TASK ITEM: Find the word "Answer" in the records and copy every line where it occurs.

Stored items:

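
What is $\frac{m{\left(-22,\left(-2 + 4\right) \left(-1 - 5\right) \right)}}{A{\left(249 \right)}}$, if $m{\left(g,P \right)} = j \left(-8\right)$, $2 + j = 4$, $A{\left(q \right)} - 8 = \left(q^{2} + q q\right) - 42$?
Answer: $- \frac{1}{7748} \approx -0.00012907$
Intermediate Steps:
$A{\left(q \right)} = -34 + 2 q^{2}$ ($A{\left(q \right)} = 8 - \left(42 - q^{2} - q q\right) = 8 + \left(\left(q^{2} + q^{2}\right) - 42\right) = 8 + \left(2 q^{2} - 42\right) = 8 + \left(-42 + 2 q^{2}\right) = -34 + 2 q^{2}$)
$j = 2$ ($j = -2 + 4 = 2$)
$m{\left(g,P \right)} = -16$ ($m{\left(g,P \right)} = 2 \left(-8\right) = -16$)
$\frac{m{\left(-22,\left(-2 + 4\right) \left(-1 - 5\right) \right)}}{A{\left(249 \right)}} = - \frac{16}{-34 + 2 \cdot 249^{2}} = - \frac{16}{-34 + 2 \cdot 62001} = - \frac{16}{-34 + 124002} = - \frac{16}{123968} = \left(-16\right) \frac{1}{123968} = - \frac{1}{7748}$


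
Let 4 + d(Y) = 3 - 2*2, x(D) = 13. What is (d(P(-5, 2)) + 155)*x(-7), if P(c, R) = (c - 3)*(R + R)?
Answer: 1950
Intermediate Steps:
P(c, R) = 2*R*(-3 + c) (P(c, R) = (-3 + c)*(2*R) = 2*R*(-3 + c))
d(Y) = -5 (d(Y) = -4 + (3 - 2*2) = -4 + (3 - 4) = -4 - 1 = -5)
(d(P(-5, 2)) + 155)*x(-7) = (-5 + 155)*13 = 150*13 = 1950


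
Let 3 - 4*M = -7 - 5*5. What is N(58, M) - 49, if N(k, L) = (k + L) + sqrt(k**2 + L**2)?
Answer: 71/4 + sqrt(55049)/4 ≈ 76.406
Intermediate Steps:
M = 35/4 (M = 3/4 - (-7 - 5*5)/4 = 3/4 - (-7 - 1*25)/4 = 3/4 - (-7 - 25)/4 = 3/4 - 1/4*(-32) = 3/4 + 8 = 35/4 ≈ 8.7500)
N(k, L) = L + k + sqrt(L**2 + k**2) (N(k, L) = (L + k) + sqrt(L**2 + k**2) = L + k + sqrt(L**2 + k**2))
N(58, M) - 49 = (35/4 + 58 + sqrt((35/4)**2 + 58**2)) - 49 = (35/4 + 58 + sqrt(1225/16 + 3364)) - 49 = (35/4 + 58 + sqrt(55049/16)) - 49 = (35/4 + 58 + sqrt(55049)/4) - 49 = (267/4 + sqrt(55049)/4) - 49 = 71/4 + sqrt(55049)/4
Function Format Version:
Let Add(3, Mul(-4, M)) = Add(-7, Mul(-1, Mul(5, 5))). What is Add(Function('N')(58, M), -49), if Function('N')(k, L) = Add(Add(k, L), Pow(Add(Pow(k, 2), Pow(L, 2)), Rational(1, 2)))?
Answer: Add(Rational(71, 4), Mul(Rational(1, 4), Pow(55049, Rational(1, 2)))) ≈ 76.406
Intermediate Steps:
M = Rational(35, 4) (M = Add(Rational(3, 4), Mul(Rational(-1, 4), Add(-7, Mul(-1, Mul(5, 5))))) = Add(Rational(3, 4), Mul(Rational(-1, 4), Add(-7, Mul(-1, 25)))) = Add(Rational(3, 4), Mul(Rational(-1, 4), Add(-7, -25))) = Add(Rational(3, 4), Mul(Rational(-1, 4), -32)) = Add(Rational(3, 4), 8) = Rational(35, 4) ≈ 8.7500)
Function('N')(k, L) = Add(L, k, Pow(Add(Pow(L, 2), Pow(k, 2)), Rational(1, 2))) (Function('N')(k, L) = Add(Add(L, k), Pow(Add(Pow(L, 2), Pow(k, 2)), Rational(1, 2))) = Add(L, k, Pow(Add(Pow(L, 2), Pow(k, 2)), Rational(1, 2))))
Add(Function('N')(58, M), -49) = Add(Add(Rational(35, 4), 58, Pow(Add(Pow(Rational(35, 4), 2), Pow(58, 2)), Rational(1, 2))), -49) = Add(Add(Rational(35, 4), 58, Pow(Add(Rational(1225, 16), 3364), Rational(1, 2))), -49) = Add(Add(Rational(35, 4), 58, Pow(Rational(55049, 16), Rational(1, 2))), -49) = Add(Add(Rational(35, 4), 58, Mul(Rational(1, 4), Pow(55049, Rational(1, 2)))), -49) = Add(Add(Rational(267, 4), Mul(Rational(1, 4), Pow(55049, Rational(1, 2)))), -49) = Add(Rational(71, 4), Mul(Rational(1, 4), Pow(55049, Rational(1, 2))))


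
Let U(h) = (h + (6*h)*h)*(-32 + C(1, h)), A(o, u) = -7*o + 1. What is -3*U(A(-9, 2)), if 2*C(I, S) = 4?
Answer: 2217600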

---

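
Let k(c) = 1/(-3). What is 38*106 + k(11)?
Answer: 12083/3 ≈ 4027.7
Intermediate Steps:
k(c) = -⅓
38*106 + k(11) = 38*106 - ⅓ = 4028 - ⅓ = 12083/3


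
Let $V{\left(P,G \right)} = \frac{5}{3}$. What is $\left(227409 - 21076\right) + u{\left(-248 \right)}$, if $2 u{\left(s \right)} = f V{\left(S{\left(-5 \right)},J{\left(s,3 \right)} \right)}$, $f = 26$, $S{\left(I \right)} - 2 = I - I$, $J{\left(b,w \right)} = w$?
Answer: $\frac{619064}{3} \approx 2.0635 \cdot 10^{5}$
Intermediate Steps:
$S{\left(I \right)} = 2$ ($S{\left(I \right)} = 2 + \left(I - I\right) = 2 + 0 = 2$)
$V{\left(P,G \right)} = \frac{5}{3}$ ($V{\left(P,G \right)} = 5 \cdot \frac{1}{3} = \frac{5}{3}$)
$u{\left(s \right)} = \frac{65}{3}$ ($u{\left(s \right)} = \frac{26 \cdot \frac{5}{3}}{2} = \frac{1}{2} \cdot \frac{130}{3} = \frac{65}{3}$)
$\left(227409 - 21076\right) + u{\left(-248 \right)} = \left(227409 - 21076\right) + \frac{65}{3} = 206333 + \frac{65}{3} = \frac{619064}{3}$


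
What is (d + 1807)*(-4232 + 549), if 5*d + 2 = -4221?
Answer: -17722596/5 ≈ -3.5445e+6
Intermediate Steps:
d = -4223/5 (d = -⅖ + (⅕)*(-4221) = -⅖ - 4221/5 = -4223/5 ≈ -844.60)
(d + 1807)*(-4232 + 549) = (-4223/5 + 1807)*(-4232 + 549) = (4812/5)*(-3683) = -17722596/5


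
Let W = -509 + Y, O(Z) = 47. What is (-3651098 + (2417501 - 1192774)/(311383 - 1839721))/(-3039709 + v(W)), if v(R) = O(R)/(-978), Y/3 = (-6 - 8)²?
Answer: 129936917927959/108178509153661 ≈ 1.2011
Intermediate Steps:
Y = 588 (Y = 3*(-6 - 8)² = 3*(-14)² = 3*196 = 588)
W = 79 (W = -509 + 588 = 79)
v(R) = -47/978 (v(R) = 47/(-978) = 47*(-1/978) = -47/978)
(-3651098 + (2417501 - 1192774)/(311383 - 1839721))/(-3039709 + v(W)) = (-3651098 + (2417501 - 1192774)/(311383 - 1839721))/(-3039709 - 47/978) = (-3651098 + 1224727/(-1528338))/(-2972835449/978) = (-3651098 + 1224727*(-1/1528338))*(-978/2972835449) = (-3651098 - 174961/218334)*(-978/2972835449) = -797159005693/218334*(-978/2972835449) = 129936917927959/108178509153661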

YOUR SOLUTION:
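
Answer: $- \frac{1}{7748} \approx -0.00012907$
Answer: 1950
Answer: 71/4 + sqrt(55049)/4 ≈ 76.406
Answer: Add(Rational(71, 4), Mul(Rational(1, 4), Pow(55049, Rational(1, 2)))) ≈ 76.406
Answer: 2217600
Answer: 12083/3 ≈ 4027.7
Answer: $\frac{619064}{3} \approx 2.0635 \cdot 10^{5}$
Answer: -17722596/5 ≈ -3.5445e+6
Answer: 129936917927959/108178509153661 ≈ 1.2011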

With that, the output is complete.